- [WORK ITEM] Leave out every line that comes before the one containing "Two silicon diodes", and reproduce the rest of the listing below exactly, through its last line.

- [DATASET ENTRIES]
-*-*-

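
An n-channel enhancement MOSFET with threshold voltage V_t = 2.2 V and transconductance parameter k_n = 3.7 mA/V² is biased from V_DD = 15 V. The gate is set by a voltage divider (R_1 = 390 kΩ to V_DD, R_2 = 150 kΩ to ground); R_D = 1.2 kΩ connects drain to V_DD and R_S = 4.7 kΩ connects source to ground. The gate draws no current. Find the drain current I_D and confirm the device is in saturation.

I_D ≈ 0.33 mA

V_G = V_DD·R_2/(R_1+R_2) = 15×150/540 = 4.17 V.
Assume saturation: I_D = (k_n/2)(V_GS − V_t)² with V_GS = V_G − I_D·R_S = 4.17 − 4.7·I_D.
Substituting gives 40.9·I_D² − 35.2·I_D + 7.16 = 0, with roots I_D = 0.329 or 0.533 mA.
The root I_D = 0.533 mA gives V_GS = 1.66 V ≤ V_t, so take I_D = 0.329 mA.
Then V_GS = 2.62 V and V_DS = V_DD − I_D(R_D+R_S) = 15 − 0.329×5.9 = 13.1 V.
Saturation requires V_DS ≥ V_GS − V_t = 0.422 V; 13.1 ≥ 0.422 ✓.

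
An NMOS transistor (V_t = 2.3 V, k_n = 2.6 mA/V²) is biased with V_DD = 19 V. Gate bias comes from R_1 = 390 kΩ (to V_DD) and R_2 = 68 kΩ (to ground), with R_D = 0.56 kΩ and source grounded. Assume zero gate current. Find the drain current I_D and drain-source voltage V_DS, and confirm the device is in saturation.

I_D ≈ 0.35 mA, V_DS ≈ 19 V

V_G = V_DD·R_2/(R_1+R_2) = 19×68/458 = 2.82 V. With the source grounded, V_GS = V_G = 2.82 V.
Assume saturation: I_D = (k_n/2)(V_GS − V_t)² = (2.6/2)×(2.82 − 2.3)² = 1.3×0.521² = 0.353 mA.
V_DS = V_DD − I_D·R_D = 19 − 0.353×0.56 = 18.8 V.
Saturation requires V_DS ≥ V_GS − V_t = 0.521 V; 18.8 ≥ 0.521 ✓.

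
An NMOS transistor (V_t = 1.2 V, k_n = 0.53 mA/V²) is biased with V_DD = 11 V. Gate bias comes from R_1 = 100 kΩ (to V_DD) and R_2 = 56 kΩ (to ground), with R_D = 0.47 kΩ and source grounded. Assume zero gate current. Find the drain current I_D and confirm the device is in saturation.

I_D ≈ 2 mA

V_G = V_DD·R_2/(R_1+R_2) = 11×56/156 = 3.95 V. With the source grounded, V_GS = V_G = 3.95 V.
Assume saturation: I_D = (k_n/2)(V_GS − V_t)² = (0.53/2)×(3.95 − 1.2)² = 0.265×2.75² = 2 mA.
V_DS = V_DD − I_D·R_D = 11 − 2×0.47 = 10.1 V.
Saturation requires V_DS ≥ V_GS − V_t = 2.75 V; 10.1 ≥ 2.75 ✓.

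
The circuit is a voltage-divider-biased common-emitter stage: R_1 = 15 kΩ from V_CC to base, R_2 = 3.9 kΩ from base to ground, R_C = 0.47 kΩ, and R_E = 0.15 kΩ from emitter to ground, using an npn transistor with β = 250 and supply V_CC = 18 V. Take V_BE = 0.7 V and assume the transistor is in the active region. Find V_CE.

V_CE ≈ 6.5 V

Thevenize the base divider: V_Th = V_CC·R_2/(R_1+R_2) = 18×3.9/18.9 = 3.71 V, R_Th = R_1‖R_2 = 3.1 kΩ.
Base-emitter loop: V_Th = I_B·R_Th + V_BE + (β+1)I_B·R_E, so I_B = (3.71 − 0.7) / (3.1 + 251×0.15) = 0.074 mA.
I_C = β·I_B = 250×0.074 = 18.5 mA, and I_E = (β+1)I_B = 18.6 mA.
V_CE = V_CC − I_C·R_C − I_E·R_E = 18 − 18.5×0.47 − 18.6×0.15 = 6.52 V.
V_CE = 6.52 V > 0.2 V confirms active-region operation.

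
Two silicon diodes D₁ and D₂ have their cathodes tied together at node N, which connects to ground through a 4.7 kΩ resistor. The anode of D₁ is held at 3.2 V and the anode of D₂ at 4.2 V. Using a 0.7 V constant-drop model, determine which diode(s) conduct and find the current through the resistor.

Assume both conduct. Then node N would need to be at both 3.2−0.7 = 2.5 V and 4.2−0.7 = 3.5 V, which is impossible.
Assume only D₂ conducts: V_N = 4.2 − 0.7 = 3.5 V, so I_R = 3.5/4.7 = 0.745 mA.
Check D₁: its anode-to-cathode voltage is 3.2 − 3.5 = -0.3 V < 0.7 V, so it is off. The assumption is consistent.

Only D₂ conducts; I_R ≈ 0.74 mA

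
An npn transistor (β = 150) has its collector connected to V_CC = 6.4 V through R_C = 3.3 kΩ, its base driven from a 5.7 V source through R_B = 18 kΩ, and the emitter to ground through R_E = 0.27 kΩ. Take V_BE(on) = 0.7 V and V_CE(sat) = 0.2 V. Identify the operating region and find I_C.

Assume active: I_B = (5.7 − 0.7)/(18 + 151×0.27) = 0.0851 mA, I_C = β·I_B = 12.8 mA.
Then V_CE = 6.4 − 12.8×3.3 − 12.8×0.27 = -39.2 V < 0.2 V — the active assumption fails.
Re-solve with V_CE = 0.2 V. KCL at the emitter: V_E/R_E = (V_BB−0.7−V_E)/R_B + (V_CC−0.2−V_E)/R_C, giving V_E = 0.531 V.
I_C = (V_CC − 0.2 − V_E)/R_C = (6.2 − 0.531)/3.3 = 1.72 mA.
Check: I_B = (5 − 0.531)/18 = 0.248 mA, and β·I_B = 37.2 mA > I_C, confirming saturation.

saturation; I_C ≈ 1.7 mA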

-*-*-

- [EXERCISE OUTPUT]
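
Two silicon diodes D₁ and D₂ have their cathodes tied together at node N, which connects to ground through a 4.7 kΩ resistor. The anode of D₁ is held at 3.2 V and the anode of D₂ at 4.2 V. Using a 0.7 V constant-drop model, determine which diode(s) conduct and find the current through the resistor.

Assume both conduct. Then node N would need to be at both 3.2−0.7 = 2.5 V and 4.2−0.7 = 3.5 V, which is impossible.
Assume only D₂ conducts: V_N = 4.2 − 0.7 = 3.5 V, so I_R = 3.5/4.7 = 0.745 mA.
Check D₁: its anode-to-cathode voltage is 3.2 − 3.5 = -0.3 V < 0.7 V, so it is off. The assumption is consistent.

Only D₂ conducts; I_R ≈ 0.74 mA

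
An npn transistor (β = 150) has its collector connected to V_CC = 6.4 V through R_C = 3.3 kΩ, its base driven from a 5.7 V source through R_B = 18 kΩ, and the emitter to ground through R_E = 0.27 kΩ. Take V_BE(on) = 0.7 V and V_CE(sat) = 0.2 V. Identify the operating region and find I_C.

Assume active: I_B = (5.7 − 0.7)/(18 + 151×0.27) = 0.0851 mA, I_C = β·I_B = 12.8 mA.
Then V_CE = 6.4 − 12.8×3.3 − 12.8×0.27 = -39.2 V < 0.2 V — the active assumption fails.
Re-solve with V_CE = 0.2 V. KCL at the emitter: V_E/R_E = (V_BB−0.7−V_E)/R_B + (V_CC−0.2−V_E)/R_C, giving V_E = 0.531 V.
I_C = (V_CC − 0.2 − V_E)/R_C = (6.2 − 0.531)/3.3 = 1.72 mA.
Check: I_B = (5 − 0.531)/18 = 0.248 mA, and β·I_B = 37.2 mA > I_C, confirming saturation.

saturation; I_C ≈ 1.7 mA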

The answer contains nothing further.